Task directions> Work out how many lines below contain the word "Academic". Only the number is wanted.

Task input>
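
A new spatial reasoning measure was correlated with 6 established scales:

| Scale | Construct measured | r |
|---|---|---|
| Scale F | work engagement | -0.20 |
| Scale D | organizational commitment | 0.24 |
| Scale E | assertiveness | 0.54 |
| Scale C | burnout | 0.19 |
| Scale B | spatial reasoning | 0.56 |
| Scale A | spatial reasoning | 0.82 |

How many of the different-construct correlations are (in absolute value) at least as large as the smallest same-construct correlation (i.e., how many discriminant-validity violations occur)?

Convergent (same construct = spatial reasoning): Scale B, Scale A.
Smallest convergent = 0.56. Discriminant |r|: 0.20, 0.24, 0.54, 0.19; count ≥ 0.56 → 0.

0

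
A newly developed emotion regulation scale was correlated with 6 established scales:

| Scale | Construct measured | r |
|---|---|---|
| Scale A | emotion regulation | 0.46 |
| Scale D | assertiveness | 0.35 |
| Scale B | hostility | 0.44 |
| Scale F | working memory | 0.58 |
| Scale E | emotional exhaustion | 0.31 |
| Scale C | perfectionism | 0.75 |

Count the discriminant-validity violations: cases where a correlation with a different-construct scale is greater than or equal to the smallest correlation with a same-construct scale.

2

Convergent (same construct = emotion regulation): Scale A.
Smallest convergent = 0.46. Discriminant values: 0.35, 0.44, 0.58, 0.31, 0.75; count ≥ 0.46 → 2.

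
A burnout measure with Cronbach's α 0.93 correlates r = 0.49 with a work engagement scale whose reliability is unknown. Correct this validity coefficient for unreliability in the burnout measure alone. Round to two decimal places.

0.51

Single correction: r_c = r_obs / √r_xx = 0.49 / √0.93 = 0.49 / 0.9644 ≈ 0.51.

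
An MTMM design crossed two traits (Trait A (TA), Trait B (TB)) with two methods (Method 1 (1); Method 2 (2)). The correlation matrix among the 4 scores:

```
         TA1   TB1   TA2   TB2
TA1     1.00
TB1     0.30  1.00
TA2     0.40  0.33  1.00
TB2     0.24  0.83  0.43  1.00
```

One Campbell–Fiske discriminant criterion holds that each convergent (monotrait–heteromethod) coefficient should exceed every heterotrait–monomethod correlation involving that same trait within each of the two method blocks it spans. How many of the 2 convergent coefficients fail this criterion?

Checking each validity diagonal entry against its comparison values:
TA (methods 1·2): 0.40 vs {0.30, 0.43} → fail.
TB (methods 1·2): 0.83 vs {0.30, 0.43} → pass.
1 of 2 fail.

1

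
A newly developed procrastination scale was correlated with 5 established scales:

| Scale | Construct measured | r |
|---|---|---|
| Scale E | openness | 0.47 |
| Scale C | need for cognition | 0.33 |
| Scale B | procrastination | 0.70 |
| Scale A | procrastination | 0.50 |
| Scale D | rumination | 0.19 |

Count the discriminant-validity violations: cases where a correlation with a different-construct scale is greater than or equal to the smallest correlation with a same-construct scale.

0

Convergent (same construct = procrastination): Scale B, Scale A.
Smallest convergent = 0.50. Discriminant values: 0.47, 0.33, 0.19; count ≥ 0.50 → 0.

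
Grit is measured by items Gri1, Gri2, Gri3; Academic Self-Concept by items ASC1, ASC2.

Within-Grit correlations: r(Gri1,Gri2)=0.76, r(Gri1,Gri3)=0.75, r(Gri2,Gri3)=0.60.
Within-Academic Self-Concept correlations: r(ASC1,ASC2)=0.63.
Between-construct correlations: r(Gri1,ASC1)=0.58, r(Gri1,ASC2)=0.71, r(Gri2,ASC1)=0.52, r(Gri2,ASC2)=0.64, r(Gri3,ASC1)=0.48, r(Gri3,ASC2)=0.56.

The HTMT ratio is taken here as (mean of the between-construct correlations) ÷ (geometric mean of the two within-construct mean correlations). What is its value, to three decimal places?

0.874

Between-construct mean = 3.49/6 = 0.5817.
Mean within-Gri = 2.11/3 = 0.7033; mean within-ASC = 0.63/1 = 0.6300.
Geometric mean = √(0.7033 × 0.6300) = 0.6656.
HTMT = 0.5817 / 0.6656 = 0.874.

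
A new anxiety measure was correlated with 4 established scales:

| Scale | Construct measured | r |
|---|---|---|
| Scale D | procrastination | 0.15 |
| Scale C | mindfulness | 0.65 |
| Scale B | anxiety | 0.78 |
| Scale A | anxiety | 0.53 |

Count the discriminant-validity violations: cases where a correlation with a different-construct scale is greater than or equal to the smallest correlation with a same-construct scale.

Convergent (same construct = anxiety): Scale B, Scale A.
Smallest convergent = 0.53. Discriminant values: 0.15, 0.65; count ≥ 0.53 → 1.

1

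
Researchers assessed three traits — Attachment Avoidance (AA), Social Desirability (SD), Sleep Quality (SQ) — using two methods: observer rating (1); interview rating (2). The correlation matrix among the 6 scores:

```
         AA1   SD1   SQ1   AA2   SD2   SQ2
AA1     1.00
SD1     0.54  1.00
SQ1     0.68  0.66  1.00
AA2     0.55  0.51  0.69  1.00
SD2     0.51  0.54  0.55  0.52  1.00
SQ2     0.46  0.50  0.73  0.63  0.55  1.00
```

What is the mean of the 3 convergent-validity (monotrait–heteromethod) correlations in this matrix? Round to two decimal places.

0.61

Convergent values: 0.55, 0.54, 0.73; mean = 1.82/3 = 0.61.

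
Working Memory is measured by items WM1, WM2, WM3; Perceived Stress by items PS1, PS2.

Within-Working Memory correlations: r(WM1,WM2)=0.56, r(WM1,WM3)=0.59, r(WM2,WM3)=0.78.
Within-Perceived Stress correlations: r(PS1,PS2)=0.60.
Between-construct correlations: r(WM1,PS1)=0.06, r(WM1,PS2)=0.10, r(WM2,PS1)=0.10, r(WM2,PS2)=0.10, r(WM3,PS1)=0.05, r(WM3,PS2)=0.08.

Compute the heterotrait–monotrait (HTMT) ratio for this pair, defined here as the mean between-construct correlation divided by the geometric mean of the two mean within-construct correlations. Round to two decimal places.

0.13

Mean between = 0.49/6 = 0.0817.
Mean within-WM = 1.93/3 = 0.6433; mean within-PS = 0.60/1 = 0.6000.
Geometric mean = √(0.6433 × 0.6000) = 0.6213.
HTMT = 0.0817 / 0.6213 = 0.13.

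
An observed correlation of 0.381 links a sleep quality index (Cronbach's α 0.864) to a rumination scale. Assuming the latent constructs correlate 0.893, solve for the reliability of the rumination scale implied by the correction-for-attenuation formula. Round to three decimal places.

0.211

r_true = r_obs / √(r_xx · r_yy) ⇒ 0.893 = 0.381 / √(0.864 · r_yy).
√(0.864 · r_yy) = 0.381 / 0.893 = 0.4267; 0.864 · r_yy = 0.1821; r_yy = 0.1821 / 0.864 ≈ 0.211.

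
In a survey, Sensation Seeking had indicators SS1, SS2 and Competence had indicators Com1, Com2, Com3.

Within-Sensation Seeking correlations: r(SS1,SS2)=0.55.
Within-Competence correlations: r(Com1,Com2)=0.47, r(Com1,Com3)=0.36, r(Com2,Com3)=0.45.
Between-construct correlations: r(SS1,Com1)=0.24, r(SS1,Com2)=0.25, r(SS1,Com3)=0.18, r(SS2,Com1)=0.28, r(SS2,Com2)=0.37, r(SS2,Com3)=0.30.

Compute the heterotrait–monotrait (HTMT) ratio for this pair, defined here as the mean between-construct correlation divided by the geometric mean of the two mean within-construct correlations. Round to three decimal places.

0.557

Mean between = 1.62/6 = 0.2700.
Mean within-SS = 0.55/1 = 0.5500; mean within-Com = 1.28/3 = 0.4267.
Geometric mean = √(0.5500 × 0.4267) = 0.4844.
HTMT = 0.2700 / 0.4844 = 0.557.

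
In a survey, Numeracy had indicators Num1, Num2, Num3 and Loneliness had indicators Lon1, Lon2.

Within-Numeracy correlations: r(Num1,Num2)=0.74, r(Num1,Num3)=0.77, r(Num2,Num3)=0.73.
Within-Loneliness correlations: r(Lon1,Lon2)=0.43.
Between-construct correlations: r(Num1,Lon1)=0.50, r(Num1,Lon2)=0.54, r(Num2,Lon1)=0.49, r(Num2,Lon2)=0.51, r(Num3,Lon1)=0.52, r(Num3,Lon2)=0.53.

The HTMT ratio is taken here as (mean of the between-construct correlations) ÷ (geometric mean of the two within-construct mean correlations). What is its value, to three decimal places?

Between-construct mean = 3.09/6 = 0.5150.
Mean within-Num = 2.24/3 = 0.7467; mean within-Lon = 0.43/1 = 0.4300.
Geometric mean = √(0.7467 × 0.4300) = 0.5666.
HTMT = 0.5150 / 0.5666 = 0.909.

0.909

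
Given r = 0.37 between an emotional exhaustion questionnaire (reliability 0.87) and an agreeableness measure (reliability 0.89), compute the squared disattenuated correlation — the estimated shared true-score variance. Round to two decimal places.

0.18

Disattenuated r = 0.37 / √(0.87 × 0.89) = 0.37 / 0.8799 = 0.4205.
Shared true-score variance = 0.4205² = 0.1768 ≈ 0.18.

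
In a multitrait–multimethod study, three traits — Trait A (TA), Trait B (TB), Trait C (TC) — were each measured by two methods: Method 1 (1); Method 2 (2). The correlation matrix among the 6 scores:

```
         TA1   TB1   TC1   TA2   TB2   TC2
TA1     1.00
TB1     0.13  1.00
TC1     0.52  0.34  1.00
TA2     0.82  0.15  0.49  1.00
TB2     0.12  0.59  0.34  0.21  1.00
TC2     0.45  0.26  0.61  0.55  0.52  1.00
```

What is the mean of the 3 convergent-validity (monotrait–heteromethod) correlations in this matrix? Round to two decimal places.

Convergent values: 0.82, 0.59, 0.61; mean = 2.02/3 = 0.67.

0.67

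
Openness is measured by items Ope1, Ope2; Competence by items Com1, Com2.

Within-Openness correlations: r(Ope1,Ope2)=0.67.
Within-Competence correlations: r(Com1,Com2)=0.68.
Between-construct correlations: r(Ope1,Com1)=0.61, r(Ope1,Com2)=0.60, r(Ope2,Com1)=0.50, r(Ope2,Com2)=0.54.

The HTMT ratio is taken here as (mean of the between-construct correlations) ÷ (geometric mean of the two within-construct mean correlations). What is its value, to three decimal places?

Mean between = 2.25/4 = 0.5625.
Mean within-Ope = 0.67/1 = 0.6700; mean within-Com = 0.68/1 = 0.6800.
Geometric mean = √(0.6700 × 0.6800) = 0.6750.
HTMT = 0.5625 / 0.6750 = 0.833.

0.833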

Expected answer> 2